Material supplied.
BEGIN

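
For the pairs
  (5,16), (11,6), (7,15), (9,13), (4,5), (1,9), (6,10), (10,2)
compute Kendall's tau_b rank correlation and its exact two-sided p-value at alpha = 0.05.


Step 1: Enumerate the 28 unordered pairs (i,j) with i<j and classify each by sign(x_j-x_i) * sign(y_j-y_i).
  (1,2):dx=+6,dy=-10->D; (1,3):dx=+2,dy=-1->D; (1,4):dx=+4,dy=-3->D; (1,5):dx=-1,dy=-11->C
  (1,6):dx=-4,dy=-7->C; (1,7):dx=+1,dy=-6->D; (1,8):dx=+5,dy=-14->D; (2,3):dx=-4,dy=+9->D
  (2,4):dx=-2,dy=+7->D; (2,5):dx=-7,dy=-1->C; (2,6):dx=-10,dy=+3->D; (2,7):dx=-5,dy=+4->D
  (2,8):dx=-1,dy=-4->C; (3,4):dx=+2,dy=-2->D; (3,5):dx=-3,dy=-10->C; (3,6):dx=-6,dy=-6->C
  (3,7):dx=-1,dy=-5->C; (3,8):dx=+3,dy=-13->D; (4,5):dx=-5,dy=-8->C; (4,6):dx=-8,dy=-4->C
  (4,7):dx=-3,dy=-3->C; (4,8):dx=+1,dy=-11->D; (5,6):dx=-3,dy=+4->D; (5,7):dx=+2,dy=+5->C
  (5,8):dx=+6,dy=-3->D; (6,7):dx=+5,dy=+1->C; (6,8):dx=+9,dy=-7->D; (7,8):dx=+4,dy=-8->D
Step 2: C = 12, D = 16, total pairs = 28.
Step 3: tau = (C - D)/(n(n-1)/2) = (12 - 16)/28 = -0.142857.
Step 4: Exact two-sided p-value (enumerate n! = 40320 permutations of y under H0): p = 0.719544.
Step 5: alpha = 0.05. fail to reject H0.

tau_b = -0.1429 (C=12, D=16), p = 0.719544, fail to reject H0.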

END
BEGIN

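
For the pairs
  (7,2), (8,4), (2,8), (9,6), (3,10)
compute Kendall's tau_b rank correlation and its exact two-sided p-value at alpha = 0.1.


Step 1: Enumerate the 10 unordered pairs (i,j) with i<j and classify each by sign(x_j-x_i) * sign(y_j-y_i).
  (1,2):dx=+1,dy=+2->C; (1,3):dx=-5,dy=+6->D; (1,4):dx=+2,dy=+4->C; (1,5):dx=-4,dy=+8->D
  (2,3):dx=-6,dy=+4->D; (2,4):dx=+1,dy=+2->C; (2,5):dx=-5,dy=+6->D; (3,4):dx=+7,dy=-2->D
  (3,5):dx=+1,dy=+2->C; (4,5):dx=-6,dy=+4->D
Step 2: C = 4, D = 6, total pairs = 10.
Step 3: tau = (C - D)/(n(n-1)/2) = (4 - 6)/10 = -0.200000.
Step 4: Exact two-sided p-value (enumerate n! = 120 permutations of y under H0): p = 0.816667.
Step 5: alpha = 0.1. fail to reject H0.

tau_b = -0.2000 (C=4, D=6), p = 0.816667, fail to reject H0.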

END
BEGIN

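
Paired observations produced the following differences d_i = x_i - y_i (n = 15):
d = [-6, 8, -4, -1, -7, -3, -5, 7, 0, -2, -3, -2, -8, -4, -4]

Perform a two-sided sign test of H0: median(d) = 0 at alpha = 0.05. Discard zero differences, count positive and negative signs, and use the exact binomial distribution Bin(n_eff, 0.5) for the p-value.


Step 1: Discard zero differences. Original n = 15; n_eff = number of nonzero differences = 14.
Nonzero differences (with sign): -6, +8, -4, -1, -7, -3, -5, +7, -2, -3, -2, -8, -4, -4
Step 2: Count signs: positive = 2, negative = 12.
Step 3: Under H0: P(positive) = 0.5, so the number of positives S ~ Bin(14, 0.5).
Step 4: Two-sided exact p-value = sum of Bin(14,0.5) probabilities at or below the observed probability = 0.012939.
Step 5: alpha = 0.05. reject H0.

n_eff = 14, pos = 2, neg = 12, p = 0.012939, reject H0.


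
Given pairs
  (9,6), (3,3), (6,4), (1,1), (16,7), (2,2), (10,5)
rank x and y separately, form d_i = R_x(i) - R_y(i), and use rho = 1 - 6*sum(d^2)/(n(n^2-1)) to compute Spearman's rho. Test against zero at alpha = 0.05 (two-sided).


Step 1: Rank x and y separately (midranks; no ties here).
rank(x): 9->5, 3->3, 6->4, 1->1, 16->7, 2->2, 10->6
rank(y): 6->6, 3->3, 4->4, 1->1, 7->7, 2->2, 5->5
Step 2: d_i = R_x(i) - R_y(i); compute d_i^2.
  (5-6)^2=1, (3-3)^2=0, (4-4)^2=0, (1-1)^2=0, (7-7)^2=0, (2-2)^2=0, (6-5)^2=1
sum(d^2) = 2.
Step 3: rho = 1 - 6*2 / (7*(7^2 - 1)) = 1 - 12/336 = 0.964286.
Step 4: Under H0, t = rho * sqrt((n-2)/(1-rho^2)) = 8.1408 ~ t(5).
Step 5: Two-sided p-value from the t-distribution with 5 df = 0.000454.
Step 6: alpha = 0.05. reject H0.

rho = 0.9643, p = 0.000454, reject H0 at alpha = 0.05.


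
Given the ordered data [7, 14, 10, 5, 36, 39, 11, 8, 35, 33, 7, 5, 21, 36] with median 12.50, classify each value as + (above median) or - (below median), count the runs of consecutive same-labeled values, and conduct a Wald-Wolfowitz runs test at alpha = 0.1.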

END

Instructions for the task.
Using the records above, copy each line that contains "Given".

Task output.
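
Given pairs
Given the ordered data [7, 14, 10, 5, 36, 39, 11, 8, 35, 33, 7, 5, 21, 36] with median 12.50, classify each value as + (above median) or - (below median), count the runs of consecutive same-labeled values, and conduct a Wald-Wolfowitz runs test at alpha = 0.1.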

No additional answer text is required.